Exercise goal: Beginning at the line containing "A Hohmann transfer takes a cargo", output every line to the end of the data below exactly as it appears.

Records for this exercise:
========

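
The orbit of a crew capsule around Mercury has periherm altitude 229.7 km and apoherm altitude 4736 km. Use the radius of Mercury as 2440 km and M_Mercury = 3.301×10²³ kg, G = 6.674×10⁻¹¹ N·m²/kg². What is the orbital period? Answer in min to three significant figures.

T ≈ 244 min

μ = GM = 6.674×10⁻¹¹ × 3.301×10²³ = 2.203×10¹³ m³/s².
r_p = 2440 + 229.7 = 2669.7 km = 2.6697×10⁶ m.
r_a = 2440 + 4736 = 7176.0 km = 7.1760×10⁶ m.
Semi-major axis a = (r_p + r_a)/2 = (2669.7 + 7176.0)/2 = 4922.9 km = 4.923×10⁶ m.
By Kepler's third law T = 2π√(a³/μ) = 2π × 2.327×10³ = 1.462×10⁴ s.
= 243.7 min.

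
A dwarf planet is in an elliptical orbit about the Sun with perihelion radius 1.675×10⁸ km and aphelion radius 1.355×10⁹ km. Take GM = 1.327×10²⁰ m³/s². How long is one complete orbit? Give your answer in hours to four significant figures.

T ≈ 100600 hours

Semi-major axis a = (r_p + r_a)/2 = (1.6750×10⁸ + 1.3550×10⁹)/2 = 7.6125×10⁸ km = 7.612×10¹¹ m.
By Kepler's third law T = 2π√(a³/μ) = 2π × 5.766×10⁷ = 3.623×10⁸ s.
= 1.006×10⁵ hours.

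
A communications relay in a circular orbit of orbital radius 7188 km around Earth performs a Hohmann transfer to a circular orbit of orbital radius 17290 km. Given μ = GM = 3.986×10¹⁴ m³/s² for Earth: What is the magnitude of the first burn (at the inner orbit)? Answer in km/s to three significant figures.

r₁ = 7188 km = 7.188×10⁶ m.
r₂ = 17290 km = 1.729×10⁷ m.
Transfer ellipse a_t = (r₁ + r₂)/2 = 1.224×10⁷ m.
At r₁: circular v_c1 = √(μ/r₁) = 7447 m/s; transfer-perigee v_p = √[μ(2/r₁ − 1/a_t)] = 8851 m/s.
Δv₁ = v_p − v_c1 = 1404 m/s.
= 1.404 km/s.

Δv ≈ 1.40 km/s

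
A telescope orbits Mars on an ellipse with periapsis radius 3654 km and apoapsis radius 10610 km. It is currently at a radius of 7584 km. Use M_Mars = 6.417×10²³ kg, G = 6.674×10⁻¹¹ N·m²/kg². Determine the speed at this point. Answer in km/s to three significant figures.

v ≈ 2.30 km/s

μ = GM = 6.674×10⁻¹¹ × 6.417×10²³ = 4.283×10¹³ m³/s².
Semi-major axis a = (r_p + r_a)/2 = 7132.0 km = 7.132×10⁶ m.
Vis-viva: v² = μ(2/r − 1/a) = 4.283×10¹³ × (2.637×10⁻⁷ − 1.402×10⁻⁷) = 5.289×10⁶ m²/s².
v = 2300 m/s = 2.300 km/s.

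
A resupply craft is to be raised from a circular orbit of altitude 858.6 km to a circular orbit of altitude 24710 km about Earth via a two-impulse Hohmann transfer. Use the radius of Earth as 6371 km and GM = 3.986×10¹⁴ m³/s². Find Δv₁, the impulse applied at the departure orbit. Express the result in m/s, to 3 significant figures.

Δv ≈ 2030 m/s

r₁ = 6371 + 858.6 = 7229.6 km = 7.2296×10⁶ m.
r₂ = 6371 + 24710 = 31081 km = 3.1081×10⁷ m.
Transfer ellipse a_t = (r₁ + r₂)/2 = 1.916×10⁷ m.
At r₁: circular v_c1 = √(μ/r₁) = 7425 m/s; transfer-perigee v_p = √[μ(2/r₁ − 1/a_t)] = 9458 m/s.
Δv₁ = v_p − v_c1 = 2033 m/s.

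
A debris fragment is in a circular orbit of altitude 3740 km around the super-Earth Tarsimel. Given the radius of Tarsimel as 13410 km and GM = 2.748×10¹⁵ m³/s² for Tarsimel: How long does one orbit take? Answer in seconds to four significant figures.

T ≈ 8513 seconds

r = 13410 + 3740 = 17150 km = 1.7150×10⁷ m.
Kepler's third law: T = 2π√(r³/μ) = 2π√((1.715×10⁷)³ / 2.748×10¹⁵).
r³/μ = 1.836×10⁶ s², so T = 2π × 1.355×10³ = 8.513×10³ s.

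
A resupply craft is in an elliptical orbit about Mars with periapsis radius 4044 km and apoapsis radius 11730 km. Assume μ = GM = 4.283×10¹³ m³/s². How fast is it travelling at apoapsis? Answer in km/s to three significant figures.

v ≈ 1.37 km/s

Semi-major axis a = (r_p + r_a)/2 = 7887.0 km = 7.887×10⁶ m.
Vis-viva: v² = μ(2/r − 1/a) = 4.283×10¹³ × (1.705×10⁻⁷ − 1.268×10⁻⁷) = 1.872×10⁶ m²/s².
v = 1368 m/s = 1.368 km/s.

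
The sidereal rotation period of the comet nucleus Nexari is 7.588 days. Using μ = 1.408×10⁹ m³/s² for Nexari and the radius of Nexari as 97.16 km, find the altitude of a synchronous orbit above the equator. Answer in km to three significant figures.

T = 7.588 days = 6.556×10⁵ s.
A synchronous orbit has period T, so by Kepler's third law a = (μT²/4π²)^(1/3).
μT²/4π² = 1.408×10⁹ × (6.556×10⁵)² / 39.48 = 1.533×10¹⁹ m³.
a = 2.484×10⁶ m = 2484.1 km.
Altitude h = a − R = 2484.1 − 97.16 = 2387.0 km.

h_sync ≈ 2390 km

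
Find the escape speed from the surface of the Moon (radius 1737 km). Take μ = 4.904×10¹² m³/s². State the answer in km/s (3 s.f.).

v_esc ≈ 2.38 km/s

r = R = 1.737×10⁶ m.
Escape speed v_esc = √(2μ/r) = √(2 × 4.904×10¹² / 1.737×10⁶) = √(5.647×10⁶) = 2376 m/s.
= 2.376 km/s.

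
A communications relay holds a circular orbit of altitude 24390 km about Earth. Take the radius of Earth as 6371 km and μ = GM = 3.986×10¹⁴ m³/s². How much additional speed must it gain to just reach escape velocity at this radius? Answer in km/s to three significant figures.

Δv ≈ 1.49 km/s

r = 6371 + 24390 = 30761 km = 3.0761×10⁷ m.
Circular speed v_c = √(μ/r) = 3600 m/s.
Escape speed v_esc = √(2μ/r) = √2 × v_c = 5091 m/s.
Δv = v_esc − v_c = 1491 m/s = 1.491 km/s.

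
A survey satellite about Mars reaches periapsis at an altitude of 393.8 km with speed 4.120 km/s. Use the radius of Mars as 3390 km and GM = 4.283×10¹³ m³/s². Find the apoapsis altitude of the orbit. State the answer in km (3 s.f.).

r_p = 3390 + 393.8 = 3783.8 km = 3.784×10⁶ m.
Specific energy ε = v²/2 − μ/r = -2.832×10⁶ J/kg, so a = −μ/(2ε) = 7.562×10⁶ m.
The apsides satisfy r_p + r_a = 2a, so the apoapsis radius is 2a − r_p = 1.134×10⁷ m = 11339 km.
Apoapsis altitude = 11339 − 3390 = 7949.2 km.

apoapsis altitude ≈ 7950 km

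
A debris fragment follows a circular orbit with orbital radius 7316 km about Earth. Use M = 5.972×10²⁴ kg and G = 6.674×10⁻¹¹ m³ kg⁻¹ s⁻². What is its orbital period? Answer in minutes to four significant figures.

T ≈ 103.8 minutes

μ = GM = 6.674×10⁻¹¹ × 5.972×10²⁴ = 3.986×10¹⁴ m³/s².
r = 7316 km = 7.316×10⁶ m.
Kepler's third law: T = 2π√(r³/μ) = 2π√((7.316×10⁶)³ / 3.986×10¹⁴).
r³/μ = 9.825×10⁵ s², so T = 2π × 9.912×10² = 6.228×10³ s.
Converting: 6.228×10³ s ÷ 60.00 = 103.8 minutes.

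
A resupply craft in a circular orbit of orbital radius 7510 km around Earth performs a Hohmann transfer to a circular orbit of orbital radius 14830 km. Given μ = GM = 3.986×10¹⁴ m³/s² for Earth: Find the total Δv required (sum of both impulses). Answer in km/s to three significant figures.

Δv_total ≈ 2.04 km/s

r₁ = 7510 km = 7.510×10⁶ m.
r₂ = 14830 km = 1.483×10⁷ m.
Transfer ellipse a_t = (r₁ + r₂)/2 = 1.117×10⁷ m.
At r₁: circular v_c1 = √(μ/r₁) = 7285 m/s; transfer-perigee v_p = √[μ(2/r₁ − 1/a_t)] = 8394 m/s.
Δv₁ = v_p − v_c1 = 1109 m/s.
At r₂: circular v_c2 = √(μ/r₂) = 5184 m/s; transfer-apogee v_a = √[μ(2/r₂ − 1/a_t)] = 4251 m/s.
Δv₂ = v_c2 − v_a = 933.4 m/s.
Total Δv = Δv₁ + Δv₂ = 2043 m/s = 2.043 km/s.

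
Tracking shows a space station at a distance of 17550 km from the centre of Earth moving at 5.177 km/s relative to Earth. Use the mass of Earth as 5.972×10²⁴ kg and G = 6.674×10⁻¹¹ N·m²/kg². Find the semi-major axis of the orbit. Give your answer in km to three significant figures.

μ = GM = 6.674×10⁻¹¹ × 5.972×10²⁴ = 3.986×10¹⁴ m³/s².
r = 1.755×10⁷ m.
Vis-viva rearranged: 1/a = 2/r − v²/μ = 1.140×10⁻⁷ − 6.724×10⁻⁸ = 4.672×10⁻⁸ m⁻¹.
a = 2.141×10⁷ m = 21406 km.

a ≈ 21400 km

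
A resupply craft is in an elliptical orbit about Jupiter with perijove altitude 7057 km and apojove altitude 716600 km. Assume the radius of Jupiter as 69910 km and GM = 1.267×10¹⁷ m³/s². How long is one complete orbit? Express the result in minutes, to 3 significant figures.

r_p = 69910 + 7057 = 76967 km = 7.6967×10⁷ m.
r_a = 69910 + 716600 = 786510 km = 7.8651×10⁸ m.
Semi-major axis a = (r_p + r_a)/2 = (76967 + 7.8651×10⁵)/2 = 4.3174×10⁵ km = 4.317×10⁸ m.
By Kepler's third law T = 2π√(a³/μ) = 2π × 2.520×10⁴ = 1.584×10⁵ s.
= 2639 minutes.

T ≈ 2640 minutes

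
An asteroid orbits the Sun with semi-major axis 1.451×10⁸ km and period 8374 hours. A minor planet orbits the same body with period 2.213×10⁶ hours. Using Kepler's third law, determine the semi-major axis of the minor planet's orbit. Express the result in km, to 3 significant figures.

Kepler's third law: a³ ∝ T², so a₂ = a₁ (T₂/T₁)^(2/3).
T₂/T₁ = 264.3, (T₂/T₁)^(2/3) = 41.18.
a₂ = 1.451×10⁸ × 41.18 = 5.975×10⁹ km.

a₂ ≈ 5.98×10⁹ km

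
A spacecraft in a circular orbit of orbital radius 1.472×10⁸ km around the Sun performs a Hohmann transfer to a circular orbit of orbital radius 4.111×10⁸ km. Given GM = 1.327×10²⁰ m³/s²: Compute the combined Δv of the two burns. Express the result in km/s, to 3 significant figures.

Δv_total ≈ 11.3 km/s

r₁ = 1.472×10⁸ km = 1.472×10¹¹ m.
r₂ = 4.111×10⁸ km = 4.111×10¹¹ m.
Transfer ellipse a_t = (r₁ + r₂)/2 = 2.792×10¹¹ m.
At r₁: circular v_c1 = √(μ/r₁) = 30020 m/s; transfer-perihelion v_p = √[μ(2/r₁ − 1/a_t)] = 36440 m/s.
Δv₁ = v_p − v_c1 = 6412 m/s.
At r₂: circular v_c2 = √(μ/r₂) = 17970 m/s; transfer-aphelion v_a = √[μ(2/r₂ − 1/a_t)] = 13050 m/s.
Δv₂ = v_c2 − v_a = 4920 m/s.
Total Δv = Δv₁ + Δv₂ = 11330 m/s = 11.33 km/s.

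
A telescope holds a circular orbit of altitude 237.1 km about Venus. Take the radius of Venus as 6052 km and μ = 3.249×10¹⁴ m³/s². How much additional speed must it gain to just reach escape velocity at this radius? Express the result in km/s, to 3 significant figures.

Δv ≈ 2.98 km/s

r = 6052 + 237.1 = 6289.1 km = 6.2891×10⁶ m.
Circular speed v_c = √(μ/r) = 7188 m/s.
Escape speed v_esc = √(2μ/r) = √2 × v_c = 10160 m/s.
Δv = v_esc − v_c = 2977 m/s = 2.977 km/s.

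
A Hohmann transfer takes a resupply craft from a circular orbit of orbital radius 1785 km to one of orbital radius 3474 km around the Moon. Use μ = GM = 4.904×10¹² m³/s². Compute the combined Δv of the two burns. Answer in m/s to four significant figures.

r₁ = 1785 km = 1.785×10⁶ m.
r₂ = 3474 km = 3.474×10⁶ m.
Transfer ellipse a_t = (r₁ + r₂)/2 = 2.630×10⁶ m.
At r₁: circular v_c1 = √(μ/r₁) = 1658 m/s; transfer-perilune v_p = √[μ(2/r₁ − 1/a_t)] = 1905 m/s.
Δv₁ = v_p − v_c1 = 247.7 m/s.
At r₂: circular v_c2 = √(μ/r₂) = 1188 m/s; transfer-apolune v_a = √[μ(2/r₂ − 1/a_t)] = 978.9 m/s.
Δv₂ = v_c2 − v_a = 209.2 m/s.
Total Δv = Δv₁ + Δv₂ = 456.9 m/s.

Δv_total ≈ 456.9 m/s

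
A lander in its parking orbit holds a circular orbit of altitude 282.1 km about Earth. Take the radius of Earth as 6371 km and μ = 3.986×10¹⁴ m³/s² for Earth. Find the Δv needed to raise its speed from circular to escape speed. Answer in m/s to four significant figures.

Δv ≈ 3206 m/s

r = 6371 + 282.1 = 6653.1 km = 6.6531×10⁶ m.
Circular speed v_c = √(μ/r) = 7740 m/s.
Escape speed v_esc = √(2μ/r) = √2 × v_c = 10950 m/s.
Δv = v_esc − v_c = 3206 m/s.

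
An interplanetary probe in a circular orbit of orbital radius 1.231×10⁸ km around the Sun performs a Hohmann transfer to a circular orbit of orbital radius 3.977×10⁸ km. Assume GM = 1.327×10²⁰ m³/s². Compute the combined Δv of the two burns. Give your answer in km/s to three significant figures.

Δv_total ≈ 13.5 km/s

r₁ = 1.231×10⁸ km = 1.231×10¹¹ m.
r₂ = 3.977×10⁸ km = 3.977×10¹¹ m.
Transfer ellipse a_t = (r₁ + r₂)/2 = 2.604×10¹¹ m.
At r₁: circular v_c1 = √(μ/r₁) = 32830 m/s; transfer-perihelion v_p = √[μ(2/r₁ − 1/a_t)] = 40580 m/s.
Δv₁ = v_p − v_c1 = 7743 m/s.
At r₂: circular v_c2 = √(μ/r₂) = 18270 m/s; transfer-aphelion v_a = √[μ(2/r₂ − 1/a_t)] = 12560 m/s.
Δv₂ = v_c2 − v_a = 5707 m/s.
Total Δv = Δv₁ + Δv₂ = 13450 m/s = 13.45 km/s.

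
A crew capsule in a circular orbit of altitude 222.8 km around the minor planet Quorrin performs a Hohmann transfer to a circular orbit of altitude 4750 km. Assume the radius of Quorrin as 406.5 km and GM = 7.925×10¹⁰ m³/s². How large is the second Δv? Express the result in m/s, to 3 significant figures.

Δv ≈ 66.2 m/s

r₁ = 406.5 + 222.8 = 629.30 km = 6.2930×10⁵ m.
r₂ = 406.5 + 4750 = 5156.5 km = 5.1565×10⁶ m.
Transfer ellipse a_t = (r₁ + r₂)/2 = 2.893×10⁶ m.
At r₁: circular v_c1 = √(μ/r₁) = 354.9 m/s; transfer-periapsis v_p = √[μ(2/r₁ − 1/a_t)] = 473.8 m/s.
At r₂: circular v_c2 = √(μ/r₂) = 124.0 m/s; transfer-apoapsis v_a = √[μ(2/r₂ − 1/a_t)] = 57.82 m/s.
Δv₂ = v_c2 − v_a = 66.15 m/s.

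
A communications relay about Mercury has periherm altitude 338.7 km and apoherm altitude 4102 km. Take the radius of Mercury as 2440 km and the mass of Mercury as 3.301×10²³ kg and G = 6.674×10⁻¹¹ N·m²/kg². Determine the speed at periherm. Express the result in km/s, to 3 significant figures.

v ≈ 3.34 km/s

μ = GM = 6.674×10⁻¹¹ × 3.301×10²³ = 2.203×10¹³ m³/s².
r_p = 2440 + 338.7 = 2778.7 km = 2.7787×10⁶ m.
r_a = 2440 + 4102 = 6542.0 km = 6.5420×10⁶ m.
Semi-major axis a = (r_p + r_a)/2 = 4660.4 km = 4.660×10⁶ m.
Vis-viva: v² = μ(2/r − 1/a) = 2.203×10¹³ × (7.198×10⁻⁷ − 2.146×10⁻⁷) = 1.113×10⁷ m²/s².
v = 3336 m/s = 3.336 km/s.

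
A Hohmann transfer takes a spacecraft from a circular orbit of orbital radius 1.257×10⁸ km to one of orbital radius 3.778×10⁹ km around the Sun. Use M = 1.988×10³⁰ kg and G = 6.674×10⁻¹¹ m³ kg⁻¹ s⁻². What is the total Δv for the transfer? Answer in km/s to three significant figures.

Δv_total ≈ 17.1 km/s

μ = GM = 6.674×10⁻¹¹ × 1.988×10³⁰ = 1.327×10²⁰ m³/s².
r₁ = 1.257×10⁸ km = 1.257×10¹¹ m.
r₂ = 3.778×10⁹ km = 3.778×10¹² m.
Transfer ellipse a_t = (r₁ + r₂)/2 = 1.952×10¹² m.
At r₁: circular v_c1 = √(μ/r₁) = 32490 m/s; transfer-perihelion v_p = √[μ(2/r₁ − 1/a_t)] = 45200 m/s.
Δv₁ = v_p − v_c1 = 12710 m/s.
At r₂: circular v_c2 = √(μ/r₂) = 5926 m/s; transfer-aphelion v_a = √[μ(2/r₂ − 1/a_t)] = 1504 m/s.
Δv₂ = v_c2 − v_a = 4422 m/s.
Total Δv = Δv₁ + Δv₂ = 17130 m/s = 17.13 km/s.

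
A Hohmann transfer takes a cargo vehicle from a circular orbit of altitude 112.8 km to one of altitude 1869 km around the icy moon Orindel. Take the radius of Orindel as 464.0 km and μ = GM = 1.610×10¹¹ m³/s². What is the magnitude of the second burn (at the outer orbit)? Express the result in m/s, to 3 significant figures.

Δv ≈ 97.3 m/s

r₁ = 464.0 + 112.8 = 576.80 km = 5.7680×10⁵ m.
r₂ = 464.0 + 1869 = 2333.0 km = 2.3330×10⁶ m.
Transfer ellipse a_t = (r₁ + r₂)/2 = 1.455×10⁶ m.
At r₁: circular v_c1 = √(μ/r₁) = 528.3 m/s; transfer-periapsis v_p = √[μ(2/r₁ − 1/a_t)] = 669.0 m/s.
At r₂: circular v_c2 = √(μ/r₂) = 262.7 m/s; transfer-apoapsis v_a = √[μ(2/r₂ − 1/a_t)] = 165.4 m/s.
Δv₂ = v_c2 − v_a = 97.29 m/s.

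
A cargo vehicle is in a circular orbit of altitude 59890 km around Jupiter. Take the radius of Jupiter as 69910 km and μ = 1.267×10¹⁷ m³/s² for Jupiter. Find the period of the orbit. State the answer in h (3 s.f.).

T ≈ 7.25 h

r = 69910 + 59890 = 129800 km = 1.2980×10⁸ m.
Kepler's third law: T = 2π√(r³/μ) = 2π√((1.298×10⁸)³ / 1.267×10¹⁷).
r³/μ = 1.726×10⁷ s², so T = 2π × 4.155×10³ = 2.610×10⁴ s.
Converting: 2.610×10⁴ s ÷ 3600 = 7.251 h.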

========

Answer space:
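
A Hohmann transfer takes a cargo vehicle from a circular orbit of altitude 112.8 km to one of altitude 1869 km around the icy moon Orindel. Take the radius of Orindel as 464.0 km and μ = GM = 1.610×10¹¹ m³/s². What is the magnitude of the second burn (at the outer orbit)? Express the result in m/s, to 3 significant figures.

Δv ≈ 97.3 m/s

r₁ = 464.0 + 112.8 = 576.80 km = 5.7680×10⁵ m.
r₂ = 464.0 + 1869 = 2333.0 km = 2.3330×10⁶ m.
Transfer ellipse a_t = (r₁ + r₂)/2 = 1.455×10⁶ m.
At r₁: circular v_c1 = √(μ/r₁) = 528.3 m/s; transfer-periapsis v_p = √[μ(2/r₁ − 1/a_t)] = 669.0 m/s.
At r₂: circular v_c2 = √(μ/r₂) = 262.7 m/s; transfer-apoapsis v_a = √[μ(2/r₂ − 1/a_t)] = 165.4 m/s.
Δv₂ = v_c2 − v_a = 97.29 m/s.

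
A cargo vehicle is in a circular orbit of altitude 59890 km around Jupiter. Take the radius of Jupiter as 69910 km and μ = 1.267×10¹⁷ m³/s² for Jupiter. Find the period of the orbit. State the answer in h (3 s.f.).

T ≈ 7.25 h

r = 69910 + 59890 = 129800 km = 1.2980×10⁸ m.
Kepler's third law: T = 2π√(r³/μ) = 2π√((1.298×10⁸)³ / 1.267×10¹⁷).
r³/μ = 1.726×10⁷ s², so T = 2π × 4.155×10³ = 2.610×10⁴ s.
Converting: 2.610×10⁴ s ÷ 3600 = 7.251 h.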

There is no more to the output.